START RECORDS SUPPLIED

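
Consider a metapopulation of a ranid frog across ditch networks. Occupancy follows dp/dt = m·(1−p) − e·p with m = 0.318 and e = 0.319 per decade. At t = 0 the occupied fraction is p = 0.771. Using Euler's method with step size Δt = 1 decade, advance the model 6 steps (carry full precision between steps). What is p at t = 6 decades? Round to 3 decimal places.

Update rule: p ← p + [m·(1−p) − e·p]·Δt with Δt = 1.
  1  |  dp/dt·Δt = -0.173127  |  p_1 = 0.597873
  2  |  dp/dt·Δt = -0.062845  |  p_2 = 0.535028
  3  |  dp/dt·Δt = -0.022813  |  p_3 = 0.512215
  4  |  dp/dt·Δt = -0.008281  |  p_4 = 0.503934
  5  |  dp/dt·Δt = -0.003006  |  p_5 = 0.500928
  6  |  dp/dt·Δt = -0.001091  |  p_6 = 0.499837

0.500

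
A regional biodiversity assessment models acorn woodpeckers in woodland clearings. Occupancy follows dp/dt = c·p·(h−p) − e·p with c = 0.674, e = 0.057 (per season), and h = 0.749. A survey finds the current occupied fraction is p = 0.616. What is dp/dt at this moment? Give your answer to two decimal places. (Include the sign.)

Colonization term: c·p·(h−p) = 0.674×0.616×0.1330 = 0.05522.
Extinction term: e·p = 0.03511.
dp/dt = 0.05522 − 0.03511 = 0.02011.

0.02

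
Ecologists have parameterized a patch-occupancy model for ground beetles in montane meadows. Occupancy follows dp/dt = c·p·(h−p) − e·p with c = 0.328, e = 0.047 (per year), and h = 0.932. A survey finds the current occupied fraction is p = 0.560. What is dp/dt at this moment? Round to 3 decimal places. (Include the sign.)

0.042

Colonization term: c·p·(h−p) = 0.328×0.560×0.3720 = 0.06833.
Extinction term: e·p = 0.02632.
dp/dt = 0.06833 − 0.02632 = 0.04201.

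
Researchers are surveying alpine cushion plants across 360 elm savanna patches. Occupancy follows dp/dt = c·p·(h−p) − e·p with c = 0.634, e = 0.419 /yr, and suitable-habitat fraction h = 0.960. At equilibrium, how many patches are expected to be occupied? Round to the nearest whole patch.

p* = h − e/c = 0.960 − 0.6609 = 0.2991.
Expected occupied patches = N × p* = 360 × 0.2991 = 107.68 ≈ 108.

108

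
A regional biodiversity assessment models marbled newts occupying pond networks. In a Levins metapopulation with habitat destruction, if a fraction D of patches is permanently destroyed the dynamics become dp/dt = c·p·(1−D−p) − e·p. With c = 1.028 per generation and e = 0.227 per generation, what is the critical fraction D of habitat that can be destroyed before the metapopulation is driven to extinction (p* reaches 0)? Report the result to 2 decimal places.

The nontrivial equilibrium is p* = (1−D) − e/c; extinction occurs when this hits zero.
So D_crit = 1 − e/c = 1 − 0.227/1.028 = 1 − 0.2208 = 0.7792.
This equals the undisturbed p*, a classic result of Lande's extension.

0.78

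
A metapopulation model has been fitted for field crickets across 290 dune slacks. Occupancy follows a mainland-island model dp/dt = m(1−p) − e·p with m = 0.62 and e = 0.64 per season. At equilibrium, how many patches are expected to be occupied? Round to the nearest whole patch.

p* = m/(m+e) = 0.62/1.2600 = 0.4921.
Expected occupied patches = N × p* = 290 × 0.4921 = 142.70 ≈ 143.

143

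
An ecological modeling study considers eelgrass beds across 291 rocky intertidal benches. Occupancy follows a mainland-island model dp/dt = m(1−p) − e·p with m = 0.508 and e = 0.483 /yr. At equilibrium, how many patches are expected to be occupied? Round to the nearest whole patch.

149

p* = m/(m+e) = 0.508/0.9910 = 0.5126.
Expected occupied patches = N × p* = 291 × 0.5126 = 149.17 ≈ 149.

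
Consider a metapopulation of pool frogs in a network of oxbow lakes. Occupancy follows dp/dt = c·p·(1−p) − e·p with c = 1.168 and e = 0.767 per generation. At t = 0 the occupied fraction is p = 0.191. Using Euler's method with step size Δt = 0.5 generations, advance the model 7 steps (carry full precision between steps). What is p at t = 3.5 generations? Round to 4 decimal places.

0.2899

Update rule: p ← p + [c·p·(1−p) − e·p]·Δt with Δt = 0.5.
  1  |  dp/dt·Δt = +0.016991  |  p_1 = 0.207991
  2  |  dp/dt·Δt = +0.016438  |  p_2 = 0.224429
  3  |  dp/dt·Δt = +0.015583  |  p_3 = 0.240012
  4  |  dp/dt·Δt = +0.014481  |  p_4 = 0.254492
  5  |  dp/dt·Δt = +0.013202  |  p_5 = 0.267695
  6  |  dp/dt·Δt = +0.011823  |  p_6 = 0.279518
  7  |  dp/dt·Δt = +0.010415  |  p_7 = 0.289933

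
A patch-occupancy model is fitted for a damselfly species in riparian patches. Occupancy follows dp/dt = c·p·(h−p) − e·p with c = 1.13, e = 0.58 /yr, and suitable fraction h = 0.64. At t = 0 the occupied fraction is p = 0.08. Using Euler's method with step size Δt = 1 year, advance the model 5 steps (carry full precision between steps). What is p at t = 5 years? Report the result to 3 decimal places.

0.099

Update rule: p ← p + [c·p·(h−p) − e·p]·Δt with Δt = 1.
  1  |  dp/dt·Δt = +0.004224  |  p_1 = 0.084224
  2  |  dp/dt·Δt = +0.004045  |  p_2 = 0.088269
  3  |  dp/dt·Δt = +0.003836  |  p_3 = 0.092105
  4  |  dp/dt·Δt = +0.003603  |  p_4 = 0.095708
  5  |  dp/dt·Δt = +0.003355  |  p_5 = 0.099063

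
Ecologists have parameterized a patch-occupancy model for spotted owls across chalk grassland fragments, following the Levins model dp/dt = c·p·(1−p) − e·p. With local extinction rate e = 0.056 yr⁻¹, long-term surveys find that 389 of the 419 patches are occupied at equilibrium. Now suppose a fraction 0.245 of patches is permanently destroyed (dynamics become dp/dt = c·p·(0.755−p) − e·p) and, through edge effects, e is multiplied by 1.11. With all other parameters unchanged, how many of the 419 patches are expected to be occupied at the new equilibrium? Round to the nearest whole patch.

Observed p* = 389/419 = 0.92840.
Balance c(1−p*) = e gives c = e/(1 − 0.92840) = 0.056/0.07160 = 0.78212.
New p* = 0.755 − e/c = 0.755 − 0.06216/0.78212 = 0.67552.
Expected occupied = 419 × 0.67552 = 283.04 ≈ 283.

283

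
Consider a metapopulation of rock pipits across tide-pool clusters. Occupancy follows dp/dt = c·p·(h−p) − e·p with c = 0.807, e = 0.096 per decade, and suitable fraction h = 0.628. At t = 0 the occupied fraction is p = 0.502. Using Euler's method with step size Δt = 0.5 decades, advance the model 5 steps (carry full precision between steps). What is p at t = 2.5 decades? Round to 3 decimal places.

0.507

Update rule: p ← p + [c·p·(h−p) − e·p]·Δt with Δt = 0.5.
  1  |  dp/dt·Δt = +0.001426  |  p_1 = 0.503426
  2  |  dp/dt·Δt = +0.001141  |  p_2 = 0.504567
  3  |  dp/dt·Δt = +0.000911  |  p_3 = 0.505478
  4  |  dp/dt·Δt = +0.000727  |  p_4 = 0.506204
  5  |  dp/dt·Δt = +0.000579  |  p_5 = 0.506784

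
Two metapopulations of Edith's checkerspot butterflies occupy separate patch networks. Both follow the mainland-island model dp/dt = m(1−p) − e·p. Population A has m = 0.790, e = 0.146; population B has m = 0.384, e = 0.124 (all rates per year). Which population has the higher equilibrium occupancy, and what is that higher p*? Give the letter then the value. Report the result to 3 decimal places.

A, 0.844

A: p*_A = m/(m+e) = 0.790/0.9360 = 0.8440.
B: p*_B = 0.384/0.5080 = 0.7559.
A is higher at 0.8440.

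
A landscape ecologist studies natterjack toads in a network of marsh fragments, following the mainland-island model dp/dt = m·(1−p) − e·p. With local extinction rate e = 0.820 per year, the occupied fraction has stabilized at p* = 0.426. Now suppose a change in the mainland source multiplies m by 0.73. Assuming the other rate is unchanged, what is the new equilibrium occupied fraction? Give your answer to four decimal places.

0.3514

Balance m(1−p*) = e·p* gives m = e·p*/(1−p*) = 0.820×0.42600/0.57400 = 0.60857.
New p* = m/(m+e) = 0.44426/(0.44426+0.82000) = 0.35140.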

END RECORDS SUPPLIED

**ABOUT THIS EXERCISE:**
With the line that contains "A landscape ecologist" as the start, output every line through the end of the entries exactly. Add no other lines.

**SOLVED EXERCISE:**
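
A landscape ecologist studies natterjack toads in a network of marsh fragments, following the mainland-island model dp/dt = m·(1−p) − e·p. With local extinction rate e = 0.820 per year, the occupied fraction has stabilized at p* = 0.426. Now suppose a change in the mainland source multiplies m by 0.73. Assuming the other rate is unchanged, what is the new equilibrium occupied fraction? Give your answer to four decimal places.

0.3514

Balance m(1−p*) = e·p* gives m = e·p*/(1−p*) = 0.820×0.42600/0.57400 = 0.60857.
New p* = m/(m+e) = 0.44426/(0.44426+0.82000) = 0.35140.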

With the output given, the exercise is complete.